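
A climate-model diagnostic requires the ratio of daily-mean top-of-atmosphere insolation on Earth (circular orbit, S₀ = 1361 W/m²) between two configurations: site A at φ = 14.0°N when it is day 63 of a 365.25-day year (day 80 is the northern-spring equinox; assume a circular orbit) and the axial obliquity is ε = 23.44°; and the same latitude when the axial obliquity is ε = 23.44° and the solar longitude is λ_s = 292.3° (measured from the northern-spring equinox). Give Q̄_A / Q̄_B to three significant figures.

Q̄_A / Q̄_B ≈ 1.20

— Configuration A (φ=+14.0°):
Solar longitude: λ_s = 360° × (63 − 80)/365.25 = -16.756°, i.e. -16.756° + 360° = 343.244°.
sin δ = sin 23.44° × sin 343.244° = -0.11468, so δ = -6.585°.
cos H₀ = −tan(+14.0°) tan(-6.585°) = 0.0288, H₀ = 1.5420 rad.
Bracket: H₀ sin φ sin δ + cos φ cos δ sin H₀ = 1.5420×0.24192×-0.11468 + 0.97030×0.99340×0.99959 = -0.042780 + 0.963501 = 0.920721.
Q̄ = (S₀/π) × [bracket] = (1361/π) × 0.920721 = 398.87 W/m².
— Configuration B (φ=+14.0°):
Solar declination: sin δ = sin ε · sin λ_s = sin 23.44° × sin 292.3° = -0.36804, so δ = -21.595°.
cos H₀ = −tan(+14.0°) tan(-21.595°) = 0.0987, H₀ = 1.4719 rad.
Bracket: H₀ sin φ sin δ + cos φ cos δ sin H₀ = 1.4719×0.24192×-0.36804 + 0.97030×0.92981×0.99512 = -0.131052 + 0.897792 = 0.766740.
Q̄ = (S₀/π) × [bracket] = (1361/π) × 0.766740 = 332.17 W/m².
Ratio Q̄_A / Q̄_B = 398.87 / 332.17 = 1.201.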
..........
- **EXERCISE DIRECTIONS**:
Write out the whole listing exactly.

- **RESULT**:
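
A climate-model diagnostic requires the ratio of daily-mean top-of-atmosphere insolation on Earth (circular orbit, S₀ = 1361 W/m²) between two configurations: site A at φ = 14.0°N when it is day 63 of a 365.25-day year (day 80 is the northern-spring equinox; assume a circular orbit) and the axial obliquity is ε = 23.44°; and the same latitude when the axial obliquity is ε = 23.44° and the solar longitude is λ_s = 292.3° (measured from the northern-spring equinox). Give Q̄_A / Q̄_B to three significant figures.

Q̄_A / Q̄_B ≈ 1.20

— Configuration A (φ=+14.0°):
Solar longitude: λ_s = 360° × (63 − 80)/365.25 = -16.756°, i.e. -16.756° + 360° = 343.244°.
sin δ = sin 23.44° × sin 343.244° = -0.11468, so δ = -6.585°.
cos H₀ = −tan(+14.0°) tan(-6.585°) = 0.0288, H₀ = 1.5420 rad.
Bracket: H₀ sin φ sin δ + cos φ cos δ sin H₀ = 1.5420×0.24192×-0.11468 + 0.97030×0.99340×0.99959 = -0.042780 + 0.963501 = 0.920721.
Q̄ = (S₀/π) × [bracket] = (1361/π) × 0.920721 = 398.87 W/m².
— Configuration B (φ=+14.0°):
Solar declination: sin δ = sin ε · sin λ_s = sin 23.44° × sin 292.3° = -0.36804, so δ = -21.595°.
cos H₀ = −tan(+14.0°) tan(-21.595°) = 0.0987, H₀ = 1.4719 rad.
Bracket: H₀ sin φ sin δ + cos φ cos δ sin H₀ = 1.4719×0.24192×-0.36804 + 0.97030×0.92981×0.99512 = -0.131052 + 0.897792 = 0.766740.
Q̄ = (S₀/π) × [bracket] = (1361/π) × 0.766740 = 332.17 W/m².
Ratio Q̄_A / Q̄_B = 398.87 / 332.17 = 1.201.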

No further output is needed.